WHAT YOU HAVE TO DO:
Here is a set of records. Copy them all exactly.

THE RECORDS:
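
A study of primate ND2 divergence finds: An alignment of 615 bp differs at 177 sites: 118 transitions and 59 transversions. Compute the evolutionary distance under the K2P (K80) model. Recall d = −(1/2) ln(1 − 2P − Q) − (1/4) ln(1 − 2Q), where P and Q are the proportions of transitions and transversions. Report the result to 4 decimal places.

0.3799

P = 118/615 ≈ 0.19187 and Q = 59/615 ≈ 0.095935.
Under the Kimura two-parameter model, d = −½ ln(1 − 2P − Q) − ¼ ln(1 − 2Q).
1 − 2P − Q = 0.520325, giving −½ ln(0.520325) = 0.326651.
1 − 2Q = 0.80813, giving −¼ ln(0.80813) = 0.053258.
d = 0.326651 + 0.053258 = 0.379909.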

SOLUTION TO THIS PROBLEM:
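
A study of primate ND2 divergence finds: An alignment of 615 bp differs at 177 sites: 118 transitions and 59 transversions. Compute the evolutionary distance under the K2P (K80) model. Recall d = −(1/2) ln(1 − 2P − Q) − (1/4) ln(1 − 2Q), where P and Q are the proportions of transitions and transversions. Report the result to 4 decimal places.

0.3799

P = 118/615 ≈ 0.19187 and Q = 59/615 ≈ 0.095935.
Under the Kimura two-parameter model, d = −½ ln(1 − 2P − Q) − ¼ ln(1 − 2Q).
1 − 2P − Q = 0.520325, giving −½ ln(0.520325) = 0.326651.
1 − 2Q = 0.80813, giving −¼ ln(0.80813) = 0.053258.
d = 0.326651 + 0.053258 = 0.379909.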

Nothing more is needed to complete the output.